Recorded data:
☆ ☆ ☆
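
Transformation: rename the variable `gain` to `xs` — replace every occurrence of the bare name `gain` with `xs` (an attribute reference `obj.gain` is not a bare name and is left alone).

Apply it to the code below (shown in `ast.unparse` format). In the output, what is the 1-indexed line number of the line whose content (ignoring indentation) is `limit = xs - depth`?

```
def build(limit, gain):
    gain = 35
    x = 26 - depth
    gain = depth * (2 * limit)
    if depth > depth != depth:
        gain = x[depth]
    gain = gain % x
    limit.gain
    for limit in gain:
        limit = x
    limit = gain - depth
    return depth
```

11

Transformed code:
def build(limit, xs):
    xs = 35
    x = 26 - depth
    xs = depth * (2 * limit)
    if depth > depth != depth:
        xs = x[depth]
    xs = xs % x
    limit.gain
    for limit in xs:
        limit = x
    limit = xs - depth
    return depth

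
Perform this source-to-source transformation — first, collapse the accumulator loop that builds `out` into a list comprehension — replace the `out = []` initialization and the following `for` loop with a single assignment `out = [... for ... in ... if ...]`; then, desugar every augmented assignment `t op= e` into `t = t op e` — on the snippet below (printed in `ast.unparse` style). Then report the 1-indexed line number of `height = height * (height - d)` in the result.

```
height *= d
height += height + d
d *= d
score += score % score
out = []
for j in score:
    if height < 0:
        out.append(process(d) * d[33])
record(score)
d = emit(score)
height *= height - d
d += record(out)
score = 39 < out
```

8

Transformed code:
height = height * d
height = height + (height + d)
d = d * d
score = score + score % score
out = [process(d) * d[33] for j in score if height < 0]
record(score)
d = emit(score)
height = height * (height - d)
d = d + record(out)
score = 39 < out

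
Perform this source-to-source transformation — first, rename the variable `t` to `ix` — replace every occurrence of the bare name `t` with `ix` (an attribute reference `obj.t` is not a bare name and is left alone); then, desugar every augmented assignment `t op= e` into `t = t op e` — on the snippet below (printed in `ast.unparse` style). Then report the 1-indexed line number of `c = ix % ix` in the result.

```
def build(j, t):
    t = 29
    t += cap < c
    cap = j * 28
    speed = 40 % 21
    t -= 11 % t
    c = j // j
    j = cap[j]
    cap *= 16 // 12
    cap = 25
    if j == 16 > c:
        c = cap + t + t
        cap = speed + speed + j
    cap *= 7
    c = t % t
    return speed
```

15

Transformed code:
def build(j, ix):
    ix = 29
    ix = ix + (cap < c)
    cap = j * 28
    speed = 40 % 21
    ix = ix - 11 % ix
    c = j // j
    j = cap[j]
    cap = cap * (16 // 12)
    cap = 25
    if j == 16 > c:
        c = cap + ix + ix
        cap = speed + speed + j
    cap = cap * 7
    c = ix % ix
    return speed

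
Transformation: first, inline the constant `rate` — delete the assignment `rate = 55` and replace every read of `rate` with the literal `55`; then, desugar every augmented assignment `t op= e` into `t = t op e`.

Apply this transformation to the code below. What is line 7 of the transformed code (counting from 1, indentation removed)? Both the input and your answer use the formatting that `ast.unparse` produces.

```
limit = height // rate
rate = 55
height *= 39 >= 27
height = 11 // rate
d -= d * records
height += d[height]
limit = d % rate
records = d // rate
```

records = d // 55

Transformed code:
limit = height // 55
height = height * (39 >= 27)
height = 11 // 55
d = d - d * records
height = height + d[height]
limit = d % 55
records = d // 55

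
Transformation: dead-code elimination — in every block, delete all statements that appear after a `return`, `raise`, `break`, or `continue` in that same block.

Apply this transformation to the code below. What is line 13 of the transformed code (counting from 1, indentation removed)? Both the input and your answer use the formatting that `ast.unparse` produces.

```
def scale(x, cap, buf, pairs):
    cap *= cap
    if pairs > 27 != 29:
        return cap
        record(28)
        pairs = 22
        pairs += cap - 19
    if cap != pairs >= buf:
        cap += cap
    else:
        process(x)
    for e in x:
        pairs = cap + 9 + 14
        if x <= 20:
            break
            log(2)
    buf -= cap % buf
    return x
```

buf -= cap % buf

Transformed code:
def scale(x, cap, buf, pairs):
    cap *= cap
    if pairs > 27 != 29:
        return cap
    if cap != pairs >= buf:
        cap += cap
    else:
        process(x)
    for e in x:
        pairs = cap + 9 + 14
        if x <= 20:
            break
    buf -= cap % buf
    return x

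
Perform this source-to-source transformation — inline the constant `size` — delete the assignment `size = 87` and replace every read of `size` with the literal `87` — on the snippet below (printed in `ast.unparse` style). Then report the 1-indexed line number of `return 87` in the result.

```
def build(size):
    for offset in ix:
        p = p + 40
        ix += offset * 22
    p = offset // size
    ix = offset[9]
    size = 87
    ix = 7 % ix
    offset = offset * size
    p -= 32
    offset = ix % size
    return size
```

Transformed code:
def build(size):
    for offset in ix:
        p = p + 40
        ix += offset * 22
    p = offset // 87
    ix = offset[9]
    ix = 7 % ix
    offset = offset * 87
    p -= 32
    offset = ix % 87
    return 87

11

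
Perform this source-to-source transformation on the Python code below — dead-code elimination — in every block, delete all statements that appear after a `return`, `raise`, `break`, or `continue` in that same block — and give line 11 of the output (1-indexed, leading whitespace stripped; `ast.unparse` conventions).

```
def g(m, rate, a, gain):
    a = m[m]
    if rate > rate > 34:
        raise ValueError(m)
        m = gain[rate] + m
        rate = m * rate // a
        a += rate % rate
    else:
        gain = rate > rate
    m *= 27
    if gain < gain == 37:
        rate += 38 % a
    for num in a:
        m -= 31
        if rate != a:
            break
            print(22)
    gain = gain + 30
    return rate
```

Transformed code:
def g(m, rate, a, gain):
    a = m[m]
    if rate > rate > 34:
        raise ValueError(m)
    else:
        gain = rate > rate
    m *= 27
    if gain < gain == 37:
        rate += 38 % a
    for num in a:
        m -= 31
        if rate != a:
            break
    gain = gain + 30
    return rate

m -= 31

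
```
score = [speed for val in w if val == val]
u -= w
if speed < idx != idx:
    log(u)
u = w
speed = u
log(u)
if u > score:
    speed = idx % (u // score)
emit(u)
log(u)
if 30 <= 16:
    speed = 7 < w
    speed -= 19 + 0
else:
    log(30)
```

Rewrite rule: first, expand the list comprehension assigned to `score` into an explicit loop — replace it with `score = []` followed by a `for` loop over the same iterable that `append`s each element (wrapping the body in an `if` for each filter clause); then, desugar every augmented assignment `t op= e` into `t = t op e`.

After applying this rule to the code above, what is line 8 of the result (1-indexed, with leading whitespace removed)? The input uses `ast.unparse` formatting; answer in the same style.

Transformed code:
score = []
for val in w:
    if val == val:
        score.append(speed)
u = u - w
if speed < idx != idx:
    log(u)
u = w
speed = u
log(u)
if u > score:
    speed = idx % (u // score)
emit(u)
log(u)
if 30 <= 16:
    speed = 7 < w
    speed = speed - (19 + 0)
else:
    log(30)

u = w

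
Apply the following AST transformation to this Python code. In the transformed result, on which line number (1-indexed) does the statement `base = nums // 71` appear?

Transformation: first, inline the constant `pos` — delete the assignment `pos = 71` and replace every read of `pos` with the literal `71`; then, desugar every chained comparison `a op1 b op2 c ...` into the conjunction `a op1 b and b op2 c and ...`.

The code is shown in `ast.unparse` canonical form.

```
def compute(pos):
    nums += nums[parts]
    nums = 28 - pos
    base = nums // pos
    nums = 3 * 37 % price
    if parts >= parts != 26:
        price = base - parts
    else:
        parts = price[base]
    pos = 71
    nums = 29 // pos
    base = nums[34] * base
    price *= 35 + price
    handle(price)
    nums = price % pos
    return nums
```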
☆ ☆ ☆
WHAT THE TASK ASKS
Quote every line of the data, word for word.

ANSWER FOR THE TASK
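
Transformation: rename the variable `gain` to `xs` — replace every occurrence of the bare name `gain` with `xs` (an attribute reference `obj.gain` is not a bare name and is left alone).

Apply it to the code below (shown in `ast.unparse` format). In the output, what is the 1-indexed line number of the line whose content (ignoring indentation) is `limit = xs - depth`?

```
def build(limit, gain):
    gain = 35
    x = 26 - depth
    gain = depth * (2 * limit)
    if depth > depth != depth:
        gain = x[depth]
    gain = gain % x
    limit.gain
    for limit in gain:
        limit = x
    limit = gain - depth
    return depth
```

11

Transformed code:
def build(limit, xs):
    xs = 35
    x = 26 - depth
    xs = depth * (2 * limit)
    if depth > depth != depth:
        xs = x[depth]
    xs = xs % x
    limit.gain
    for limit in xs:
        limit = x
    limit = xs - depth
    return depth

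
Perform this source-to-source transformation — first, collapse the accumulator loop that builds `out` into a list comprehension — replace the `out = []` initialization and the following `for` loop with a single assignment `out = [... for ... in ... if ...]`; then, desugar every augmented assignment `t op= e` into `t = t op e` — on the snippet below (printed in `ast.unparse` style). Then report the 1-indexed line number of `height = height * (height - d)` in the result.

```
height *= d
height += height + d
d *= d
score += score % score
out = []
for j in score:
    if height < 0:
        out.append(process(d) * d[33])
record(score)
d = emit(score)
height *= height - d
d += record(out)
score = 39 < out
```

8

Transformed code:
height = height * d
height = height + (height + d)
d = d * d
score = score + score % score
out = [process(d) * d[33] for j in score if height < 0]
record(score)
d = emit(score)
height = height * (height - d)
d = d + record(out)
score = 39 < out

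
Perform this source-to-source transformation — first, rename the variable `t` to `ix` — replace every occurrence of the bare name `t` with `ix` (an attribute reference `obj.t` is not a bare name and is left alone); then, desugar every augmented assignment `t op= e` into `t = t op e` — on the snippet below (printed in `ast.unparse` style). Then report the 1-indexed line number of `c = ix % ix` in the result.

```
def build(j, t):
    t = 29
    t += cap < c
    cap = j * 28
    speed = 40 % 21
    t -= 11 % t
    c = j // j
    j = cap[j]
    cap *= 16 // 12
    cap = 25
    if j == 16 > c:
        c = cap + t + t
        cap = speed + speed + j
    cap *= 7
    c = t % t
    return speed
```

15

Transformed code:
def build(j, ix):
    ix = 29
    ix = ix + (cap < c)
    cap = j * 28
    speed = 40 % 21
    ix = ix - 11 % ix
    c = j // j
    j = cap[j]
    cap = cap * (16 // 12)
    cap = 25
    if j == 16 > c:
        c = cap + ix + ix
        cap = speed + speed + j
    cap = cap * 7
    c = ix % ix
    return speed

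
Transformation: first, inline the constant `rate` — delete the assignment `rate = 55` and replace every read of `rate` with the literal `55`; then, desugar every augmented assignment `t op= e` into `t = t op e`.

Apply this transformation to the code below. What is line 7 of the transformed code (counting from 1, indentation removed)? Both the input and your answer use the formatting that `ast.unparse` produces.

```
limit = height // rate
rate = 55
height *= 39 >= 27
height = 11 // rate
d -= d * records
height += d[height]
limit = d % rate
records = d // rate
```

records = d // 55

Transformed code:
limit = height // 55
height = height * (39 >= 27)
height = 11 // 55
d = d - d * records
height = height + d[height]
limit = d % 55
records = d // 55

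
Transformation: dead-code elimination — in every block, delete all statements that appear after a `return`, `raise`, `break`, or `continue` in that same block.

Apply this transformation to the code below. What is line 13 of the transformed code (counting from 1, indentation removed)? Both the input and your answer use the formatting that `ast.unparse` produces.

```
def scale(x, cap, buf, pairs):
    cap *= cap
    if pairs > 27 != 29:
        return cap
        record(28)
        pairs = 22
        pairs += cap - 19
    if cap != pairs >= buf:
        cap += cap
    else:
        process(x)
    for e in x:
        pairs = cap + 9 + 14
        if x <= 20:
            break
            log(2)
    buf -= cap % buf
    return x
```

buf -= cap % buf

Transformed code:
def scale(x, cap, buf, pairs):
    cap *= cap
    if pairs > 27 != 29:
        return cap
    if cap != pairs >= buf:
        cap += cap
    else:
        process(x)
    for e in x:
        pairs = cap + 9 + 14
        if x <= 20:
            break
    buf -= cap % buf
    return x

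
Perform this source-to-source transformation — inline the constant `size` — delete the assignment `size = 87` and replace every read of `size` with the literal `87` — on the snippet below (printed in `ast.unparse` style). Then report the 1-indexed line number of `return 87` in the result.

```
def build(size):
    for offset in ix:
        p = p + 40
        ix += offset * 22
    p = offset // size
    ix = offset[9]
    size = 87
    ix = 7 % ix
    offset = offset * size
    p -= 32
    offset = ix % size
    return size
```

Transformed code:
def build(size):
    for offset in ix:
        p = p + 40
        ix += offset * 22
    p = offset // 87
    ix = offset[9]
    ix = 7 % ix
    offset = offset * 87
    p -= 32
    offset = ix % 87
    return 87

11

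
Perform this source-to-source transformation on the Python code below — dead-code elimination — in every block, delete all statements that appear after a `return`, `raise`, `break`, or `continue` in that same block — and give line 11 of the output (1-indexed, leading whitespace stripped; `ast.unparse` conventions).

```
def g(m, rate, a, gain):
    a = m[m]
    if rate > rate > 34:
        raise ValueError(m)
        m = gain[rate] + m
        rate = m * rate // a
        a += rate % rate
    else:
        gain = rate > rate
    m *= 27
    if gain < gain == 37:
        rate += 38 % a
    for num in a:
        m -= 31
        if rate != a:
            break
            print(22)
    gain = gain + 30
    return rate
```

Transformed code:
def g(m, rate, a, gain):
    a = m[m]
    if rate > rate > 34:
        raise ValueError(m)
    else:
        gain = rate > rate
    m *= 27
    if gain < gain == 37:
        rate += 38 % a
    for num in a:
        m -= 31
        if rate != a:
            break
    gain = gain + 30
    return rate

m -= 31

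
```
score = [speed for val in w if val == val]
u -= w
if speed < idx != idx:
    log(u)
u = w
speed = u
log(u)
if u > score:
    speed = idx % (u // score)
emit(u)
log(u)
if 30 <= 16:
    speed = 7 < w
    speed -= 19 + 0
else:
    log(30)
```

Rewrite rule: first, expand the list comprehension assigned to `score` into an explicit loop — replace it with `score = []` followed by a `for` loop over the same iterable that `append`s each element (wrapping the body in an `if` for each filter clause); then, desugar every augmented assignment `t op= e` into `t = t op e`.

After applying this rule to the code above, what is line 8 of the result (1-indexed, with leading whitespace removed)? The input uses `ast.unparse` formatting; answer in the same style.

Transformed code:
score = []
for val in w:
    if val == val:
        score.append(speed)
u = u - w
if speed < idx != idx:
    log(u)
u = w
speed = u
log(u)
if u > score:
    speed = idx % (u // score)
emit(u)
log(u)
if 30 <= 16:
    speed = 7 < w
    speed = speed - (19 + 0)
else:
    log(30)

u = w

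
Apply the following AST transformation to this Python code. In the transformed result, on which line number (1-indexed) does the statement `base = nums // 71` appear?

Transformation: first, inline the constant `pos` — delete the assignment `pos = 71` and replace every read of `pos` with the literal `71`; then, desugar every chained comparison `a op1 b op2 c ...` into the conjunction `a op1 b and b op2 c and ...`.

The code is shown in `ast.unparse` canonical form.

```
def compute(pos):
    nums += nums[parts]
    nums = 28 - pos
    base = nums // pos
    nums = 3 * 37 % price
    if parts >= parts != 26:
        price = base - parts
    else:
        parts = price[base]
    pos = 71
    nums = 29 // pos
    base = nums[34] * base
    price *= 35 + price
    handle(price)
    nums = price % pos
    return nums
```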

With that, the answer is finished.